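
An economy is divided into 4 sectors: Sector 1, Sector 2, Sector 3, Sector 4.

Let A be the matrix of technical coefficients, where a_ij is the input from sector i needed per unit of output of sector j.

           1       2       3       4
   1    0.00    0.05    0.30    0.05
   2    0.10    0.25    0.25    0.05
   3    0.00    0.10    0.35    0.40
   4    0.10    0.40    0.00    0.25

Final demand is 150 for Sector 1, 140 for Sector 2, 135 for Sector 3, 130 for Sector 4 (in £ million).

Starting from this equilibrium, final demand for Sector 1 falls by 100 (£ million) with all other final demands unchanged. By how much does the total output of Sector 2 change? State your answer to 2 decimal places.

I − A =
  [   1.00    -0.05    -0.30    -0.05]
  [  -0.10     0.75    -0.25    -0.05]
  [   0.00    -0.10     0.65    -0.40]
  [  -0.10    -0.40     0.00     0.75]
Compute the cofactors C_ij = (−1)^(i+j)·(3×3 minor ij) of I−A; the adjugate is their transpose:
adj(I−A) = Cᵀ =
  [ 0.293875   0.107875   0.177125   0.121250]
  [ 0.062000   0.472250   0.210250   0.147750]
  [ 0.054000   0.236500   0.532750   0.303500]
  [ 0.072250   0.266250   0.135750   0.456250]
det(I−A) = Σ_j (I−A)_1j·C_1j = (1.00)(0.293875) + (-0.05)(0.062000) + (-0.30)(0.054000) + (-0.05)(0.072250) = 0.2709625
(I − A)⁻¹ = adj(I−A) / det(I−A) ≈
  [   1.0846     0.3981     0.6537     0.4475]
  [   0.2288     1.7429     0.7759     0.5453]
  [   0.1993     0.8728     1.9661     1.1201]
  [   0.2666     0.9826     0.5010     1.6838]
Δx = (I − A)⁻¹ Δd with Δd having -100 in the Sector 1 component and 0 elsewhere.
So Δx_2 = L_21 · (-100), where L_21 = adj(I−A)_21 / det(I−A) = 0.062000 / 0.2709625.
Δx_2 = 0.062000 × (-100) / 0.2709625 = -6.20 / 0.2709625 ≈ -22.88.

Δx_2 = -22.88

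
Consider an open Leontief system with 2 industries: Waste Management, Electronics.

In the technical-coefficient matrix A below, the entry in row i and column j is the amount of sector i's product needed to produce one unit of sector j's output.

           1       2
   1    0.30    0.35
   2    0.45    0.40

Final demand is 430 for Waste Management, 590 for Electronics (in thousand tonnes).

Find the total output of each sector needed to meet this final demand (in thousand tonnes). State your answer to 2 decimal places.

x_1 = 1769.52, x_2 = 2310.48

I − A =
  [   0.70    -0.35]
  [  -0.45     0.60]
det(I−A) = (0.70)(0.60) − (-0.35)(-0.45) = 0.2625
adj(I−A) = [[0.60, 0.35], [0.45, 0.70]]
(I − A)⁻¹ = adj(I−A) / det(I−A) ≈
  [   2.2857     1.3333]
  [   1.7143     2.6667]
x = (I − A)⁻¹ d = adj(I−A)·d / det(I−A), with det(I−A) = 0.2625:
  x_1 = (0.60·430 + 0.35·590) / 0.2625 = 464.50 / 0.2625 ≈ 1769.52
  x_2 = (0.45·430 + 0.70·590) / 0.2625 = 606.50 / 0.2625 ≈ 2310.48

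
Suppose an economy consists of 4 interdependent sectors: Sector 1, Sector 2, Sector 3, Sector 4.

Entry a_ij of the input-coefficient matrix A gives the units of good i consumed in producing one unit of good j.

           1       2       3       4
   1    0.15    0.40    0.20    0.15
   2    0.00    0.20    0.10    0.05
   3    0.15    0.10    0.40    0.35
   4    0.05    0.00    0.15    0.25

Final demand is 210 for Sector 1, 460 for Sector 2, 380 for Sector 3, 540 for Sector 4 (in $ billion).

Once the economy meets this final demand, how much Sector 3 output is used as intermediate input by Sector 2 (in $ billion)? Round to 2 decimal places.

z_32 = 86.93

I − A =
  [   0.85    -0.40    -0.20    -0.15]
  [   0.00     0.80    -0.10    -0.05]
  [  -0.15    -0.10     0.60    -0.35]
  [  -0.05     0.00    -0.15     0.75]
Compute the cofactors C_ij = (−1)^(i+j)·(3×3 minor ij) of I−A; the adjugate is their transpose:
adj(I−A) = Cᵀ =
  [ 0.309750   0.176250   0.171000   0.153500]
  [ 0.015625   0.304000   0.069875   0.056000]
  [ 0.104250   0.115000   0.503000   0.263250]
  [ 0.041500   0.034750   0.112000   0.369500]
det(I−A) = Σ_j (I−A)_1j·C_1j = (0.85)(0.309750) + (-0.40)(0.015625) + (-0.20)(0.104250) + (-0.15)(0.041500) = 0.2299625
(I − A)⁻¹ = adj(I−A) / det(I−A) ≈
  [   1.3470     0.7664     0.7436     0.6675]
  [   0.0679     1.3220     0.3039     0.2435]
  [   0.4533     0.5001     2.1873     1.1448]
  [   0.1805     0.1511     0.4870     1.6068]
First solve x = (I − A)⁻¹ d = adj(I−A)·d / det(I−A); in particular x_2 = (0.015625·210 + 0.304000·460 + 0.069875·380 + 0.056000·540) / 0.2299625 = 199.91375 / 0.2299625 ≈ 869.3320.
Intermediate flow from 3 to 2: z_32 = a_32 · x_2 = 0.10 × 199.91375 / 0.2299625 = 19.991375 / 0.2299625 ≈ 86.93.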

##############################

If a line in the records has the word "unit", copy that line.

■ Response box
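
Let A be the matrix of technical coefficients, where a_ij is the input from sector i needed per unit of output of sector j.
In the technical-coefficient matrix A below, the entry in row i and column j is the amount of sector i's product needed to produce one unit of sector j's output.
Entry a_ij of the input-coefficient matrix A gives the units of good i consumed in producing one unit of good j.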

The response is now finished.